Your goal ::
Transcribe every record beneath, precisely as written.

Start of Input data

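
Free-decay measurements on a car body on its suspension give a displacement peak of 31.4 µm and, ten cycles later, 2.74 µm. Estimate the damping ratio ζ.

0.0388

Logarithmic decrement δ = (1/n)·ln(x₀/x_n) = (1/10)·ln(31.4/2.74) = (1/10)·ln(11.46) = 0.2439.
ζ = δ/√(4π² + δ²) = 0.2439/√(39.48 + 0.0595) = 0.2439/6.288 = 0.03879.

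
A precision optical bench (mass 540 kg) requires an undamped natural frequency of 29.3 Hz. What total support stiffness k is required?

18300000 N/m

ω_n = 2πf_n = 2π × 29.3 = 184.1 rad/s.
k = m·ω_n² = 540 × 184.1² = 540 × 33890 = 18300000 N/m.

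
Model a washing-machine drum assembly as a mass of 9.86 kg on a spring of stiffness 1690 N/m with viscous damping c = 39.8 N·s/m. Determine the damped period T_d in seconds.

0.486 s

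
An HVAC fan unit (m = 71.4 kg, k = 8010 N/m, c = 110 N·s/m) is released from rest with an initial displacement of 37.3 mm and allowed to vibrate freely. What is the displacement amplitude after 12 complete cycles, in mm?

0.153 mm

ζ = c/(2√(km)) = 110/(2√(8010 × 71.4)) = 110/1512 = 0.07273.
Logarithmic decrement δ = 2πζ/√(1 − ζ²) = 2π × 0.07273/√(1 − 0.00529) = 0.4582.
After n cycles, x_n/x₀ = e^(−nδ), so x_12 = 37.3 × e^(−12 × 0.4582) = 37.3 × 0.004095 = 0.1527 mm.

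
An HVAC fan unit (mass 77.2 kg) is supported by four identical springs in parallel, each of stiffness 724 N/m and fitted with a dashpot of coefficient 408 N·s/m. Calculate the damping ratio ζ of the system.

0.431

Parallel springs add: k_eq = 4 × 724 = 2896 N/m.
ω_n = √(k_eq/m) = √(2896/77.2) = 6.125 rad/s.
Critical damping c_c = 2√(k_eq·m) = 2√(2896 × 77.2) = 945.7 N·s/m, so ζ = c/c_c = 408/945.7 = 0.4314.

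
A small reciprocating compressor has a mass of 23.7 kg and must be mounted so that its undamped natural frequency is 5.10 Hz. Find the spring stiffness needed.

ω_n = 2πf_n = 2π × 5.10 = 32.04 rad/s.
k = m·ω_n² = 23.7 × 32.04² = 23.7 × 1027 = 24340 N/m.

24300 N/m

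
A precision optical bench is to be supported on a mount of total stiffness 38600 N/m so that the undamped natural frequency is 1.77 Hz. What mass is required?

312 kg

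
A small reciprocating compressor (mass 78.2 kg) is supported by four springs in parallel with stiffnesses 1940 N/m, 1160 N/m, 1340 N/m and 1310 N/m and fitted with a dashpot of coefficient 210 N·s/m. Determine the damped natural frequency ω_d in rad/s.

8.47 rad/s

Parallel springs add: k_eq = 1940 + 1160 + 1340 + 1310 = 5750 N/m.
ω_n = √(k_eq/m) = √(5750/78.2) = 8.575 rad/s.
Critical damping c_c = 2√(k_eq·m) = 2√(5750 × 78.2) = 1341 N·s/m, so ζ = c/c_c = 210/1341 = 0.1566.
ω_d = ω_n√(1 − ζ²) = 8.575 × √(1 − 0.0245) = 8.469 rad/s.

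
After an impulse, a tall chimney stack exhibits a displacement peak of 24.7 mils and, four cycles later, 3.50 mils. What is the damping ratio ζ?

0.0775

Logarithmic decrement δ = (1/n)·ln(x₀/x_n) = (1/4)·ln(24.7/3.50) = (1/4)·ln(7.057) = 0.4885.
ζ = δ/√(4π² + δ²) = 0.4885/√(39.48 + 0.239) = 0.4885/6.302 = 0.07751.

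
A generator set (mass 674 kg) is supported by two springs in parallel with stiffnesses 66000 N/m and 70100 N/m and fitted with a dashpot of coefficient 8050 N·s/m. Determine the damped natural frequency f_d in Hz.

2.05 Hz

Parallel springs add: k_eq = 66000 + 70100 = 136100 N/m.
ω_n = √(k_eq/m) = √(136100/674) = 14.21 rad/s.
Critical damping c_c = 2√(k_eq·m) = 2√(136100 × 674) = 19160 N·s/m, so ζ = c/c_c = 8050/19160 = 0.4202.
ω_d = ω_n√(1 − ζ²) = 14.21 × √(1 − 0.177) = 12.89 rad/s.
f_d = ω_d/(2π) = 2.052 Hz.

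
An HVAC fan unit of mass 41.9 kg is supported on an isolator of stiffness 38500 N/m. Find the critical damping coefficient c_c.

2540 N·s/m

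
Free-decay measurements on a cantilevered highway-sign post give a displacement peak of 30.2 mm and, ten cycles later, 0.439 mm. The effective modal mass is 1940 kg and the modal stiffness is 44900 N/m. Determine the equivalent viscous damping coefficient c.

Logarithmic decrement δ = (1/n)·ln(x₀/x_n) = (1/10)·ln(30.2/0.439) = (1/10)·ln(68.79) = 0.4231.
ζ = δ/√(4π² + δ²) = 0.4231/√(39.48 + 0.179) = 0.4231/6.297 = 0.06719.
c = ζ · 2√(km) = 0.06719 × 2√(44900 × 1940) = 0.06719 × 18670 = 1254 N·s/m.

1250 N·s/m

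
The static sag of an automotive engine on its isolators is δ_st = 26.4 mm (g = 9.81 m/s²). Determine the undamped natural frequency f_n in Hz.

3.07 Hz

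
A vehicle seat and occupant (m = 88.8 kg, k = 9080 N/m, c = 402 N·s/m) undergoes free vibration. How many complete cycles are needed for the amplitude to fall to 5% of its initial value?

3 cycles

ζ = c/(2√(km)) = 402/(2√(9080 × 88.8)) = 402/1796 = 0.2238.
Logarithmic decrement δ = 2πζ/√(1 − ζ²) = 2π × 0.2238/√(1 − 0.0501) = 1.443.
x_n/x₀ = e^(−nδ) ≤ 0.05; take ln: n ≥ ln(1/0.05)/δ = 2.996/1.443 = 2.076.
So 3 complete cycles are required.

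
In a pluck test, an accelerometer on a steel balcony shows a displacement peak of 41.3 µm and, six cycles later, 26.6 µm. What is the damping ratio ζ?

0.0117

Logarithmic decrement δ = (1/n)·ln(x₀/x_n) = (1/6)·ln(41.3/26.6) = (1/6)·ln(1.553) = 0.07333.
ζ = δ/√(4π² + δ²) = 0.07333/√(39.48 + 0.00538) = 0.07333/6.284 = 0.01167.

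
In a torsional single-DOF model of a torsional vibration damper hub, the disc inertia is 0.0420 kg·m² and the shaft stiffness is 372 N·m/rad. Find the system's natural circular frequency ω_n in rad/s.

ω_n = √(k_t/J) = √(372/0.0420) = √8857 = 94.11 rad/s.

94.1 rad/s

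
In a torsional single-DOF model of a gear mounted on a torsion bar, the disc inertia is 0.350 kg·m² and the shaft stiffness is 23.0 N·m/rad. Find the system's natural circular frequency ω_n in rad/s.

ω_n = √(k_t/J) = √(23.0/0.350) = √65.71 = 8.106 rad/s.

8.11 rad/s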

End of Input data

Solution for this task ::
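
Free-decay measurements on a car body on its suspension give a displacement peak of 31.4 µm and, ten cycles later, 2.74 µm. Estimate the damping ratio ζ.

0.0388

Logarithmic decrement δ = (1/n)·ln(x₀/x_n) = (1/10)·ln(31.4/2.74) = (1/10)·ln(11.46) = 0.2439.
ζ = δ/√(4π² + δ²) = 0.2439/√(39.48 + 0.0595) = 0.2439/6.288 = 0.03879.

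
A precision optical bench (mass 540 kg) requires an undamped natural frequency of 29.3 Hz. What total support stiffness k is required?

18300000 N/m

ω_n = 2πf_n = 2π × 29.3 = 184.1 rad/s.
k = m·ω_n² = 540 × 184.1² = 540 × 33890 = 18300000 N/m.

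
Model a washing-machine drum assembly as a mass of 9.86 kg on a spring of stiffness 1690 N/m with viscous damping c = 39.8 N·s/m. Determine the damped period T_d in seconds.

0.486 s

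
An HVAC fan unit (m = 71.4 kg, k = 8010 N/m, c = 110 N·s/m) is released from rest with an initial displacement of 37.3 mm and allowed to vibrate freely. What is the displacement amplitude after 12 complete cycles, in mm?

0.153 mm

ζ = c/(2√(km)) = 110/(2√(8010 × 71.4)) = 110/1512 = 0.07273.
Logarithmic decrement δ = 2πζ/√(1 − ζ²) = 2π × 0.07273/√(1 − 0.00529) = 0.4582.
After n cycles, x_n/x₀ = e^(−nδ), so x_12 = 37.3 × e^(−12 × 0.4582) = 37.3 × 0.004095 = 0.1527 mm.

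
An HVAC fan unit (mass 77.2 kg) is supported by four identical springs in parallel, each of stiffness 724 N/m and fitted with a dashpot of coefficient 408 N·s/m. Calculate the damping ratio ζ of the system.

0.431

Parallel springs add: k_eq = 4 × 724 = 2896 N/m.
ω_n = √(k_eq/m) = √(2896/77.2) = 6.125 rad/s.
Critical damping c_c = 2√(k_eq·m) = 2√(2896 × 77.2) = 945.7 N·s/m, so ζ = c/c_c = 408/945.7 = 0.4314.

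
A small reciprocating compressor has a mass of 23.7 kg and must be mounted so that its undamped natural frequency is 5.10 Hz. Find the spring stiffness needed.

ω_n = 2πf_n = 2π × 5.10 = 32.04 rad/s.
k = m·ω_n² = 23.7 × 32.04² = 23.7 × 1027 = 24340 N/m.

24300 N/m

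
A precision optical bench is to be supported on a mount of total stiffness 38600 N/m so that the undamped natural frequency is 1.77 Hz. What mass is required?

312 kg

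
A small reciprocating compressor (mass 78.2 kg) is supported by four springs in parallel with stiffnesses 1940 N/m, 1160 N/m, 1340 N/m and 1310 N/m and fitted with a dashpot of coefficient 210 N·s/m. Determine the damped natural frequency ω_d in rad/s.

8.47 rad/s

Parallel springs add: k_eq = 1940 + 1160 + 1340 + 1310 = 5750 N/m.
ω_n = √(k_eq/m) = √(5750/78.2) = 8.575 rad/s.
Critical damping c_c = 2√(k_eq·m) = 2√(5750 × 78.2) = 1341 N·s/m, so ζ = c/c_c = 210/1341 = 0.1566.
ω_d = ω_n√(1 − ζ²) = 8.575 × √(1 − 0.0245) = 8.469 rad/s.

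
After an impulse, a tall chimney stack exhibits a displacement peak of 24.7 mils and, four cycles later, 3.50 mils. What is the damping ratio ζ?

0.0775

Logarithmic decrement δ = (1/n)·ln(x₀/x_n) = (1/4)·ln(24.7/3.50) = (1/4)·ln(7.057) = 0.4885.
ζ = δ/√(4π² + δ²) = 0.4885/√(39.48 + 0.239) = 0.4885/6.302 = 0.07751.

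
A generator set (mass 674 kg) is supported by two springs in parallel with stiffnesses 66000 N/m and 70100 N/m and fitted with a dashpot of coefficient 8050 N·s/m. Determine the damped natural frequency f_d in Hz.

2.05 Hz

Parallel springs add: k_eq = 66000 + 70100 = 136100 N/m.
ω_n = √(k_eq/m) = √(136100/674) = 14.21 rad/s.
Critical damping c_c = 2√(k_eq·m) = 2√(136100 × 674) = 19160 N·s/m, so ζ = c/c_c = 8050/19160 = 0.4202.
ω_d = ω_n√(1 − ζ²) = 14.21 × √(1 − 0.177) = 12.89 rad/s.
f_d = ω_d/(2π) = 2.052 Hz.

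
An HVAC fan unit of mass 41.9 kg is supported on an isolator of stiffness 38500 N/m. Find the critical damping coefficient c_c.

2540 N·s/m

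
Free-decay measurements on a cantilevered highway-sign post give a displacement peak of 30.2 mm and, ten cycles later, 0.439 mm. The effective modal mass is 1940 kg and the modal stiffness is 44900 N/m. Determine the equivalent viscous damping coefficient c.

Logarithmic decrement δ = (1/n)·ln(x₀/x_n) = (1/10)·ln(30.2/0.439) = (1/10)·ln(68.79) = 0.4231.
ζ = δ/√(4π² + δ²) = 0.4231/√(39.48 + 0.179) = 0.4231/6.297 = 0.06719.
c = ζ · 2√(km) = 0.06719 × 2√(44900 × 1940) = 0.06719 × 18670 = 1254 N·s/m.

1250 N·s/m

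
The static sag of an automotive engine on its isolators is δ_st = 26.4 mm (g = 9.81 m/s²). Determine the undamped natural frequency f_n in Hz.

3.07 Hz

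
A vehicle seat and occupant (m = 88.8 kg, k = 9080 N/m, c = 402 N·s/m) undergoes free vibration. How many complete cycles are needed for the amplitude to fall to 5% of its initial value?

3 cycles

ζ = c/(2√(km)) = 402/(2√(9080 × 88.8)) = 402/1796 = 0.2238.
Logarithmic decrement δ = 2πζ/√(1 − ζ²) = 2π × 0.2238/√(1 − 0.0501) = 1.443.
x_n/x₀ = e^(−nδ) ≤ 0.05; take ln: n ≥ ln(1/0.05)/δ = 2.996/1.443 = 2.076.
So 3 complete cycles are required.

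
In a pluck test, an accelerometer on a steel balcony shows a displacement peak of 41.3 µm and, six cycles later, 26.6 µm. What is the damping ratio ζ?

0.0117

Logarithmic decrement δ = (1/n)·ln(x₀/x_n) = (1/6)·ln(41.3/26.6) = (1/6)·ln(1.553) = 0.07333.
ζ = δ/√(4π² + δ²) = 0.07333/√(39.48 + 0.00538) = 0.07333/6.284 = 0.01167.

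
In a torsional single-DOF model of a torsional vibration damper hub, the disc inertia is 0.0420 kg·m² and the shaft stiffness is 372 N·m/rad. Find the system's natural circular frequency ω_n in rad/s.

ω_n = √(k_t/J) = √(372/0.0420) = √8857 = 94.11 rad/s.

94.1 rad/s

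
In a torsional single-DOF model of a gear mounted on a torsion bar, the disc inertia is 0.350 kg·m² and the shaft stiffness is 23.0 N·m/rad. Find the system's natural circular frequency ω_n in rad/s.

ω_n = √(k_t/J) = √(23.0/0.350) = √65.71 = 8.106 rad/s.

8.11 rad/s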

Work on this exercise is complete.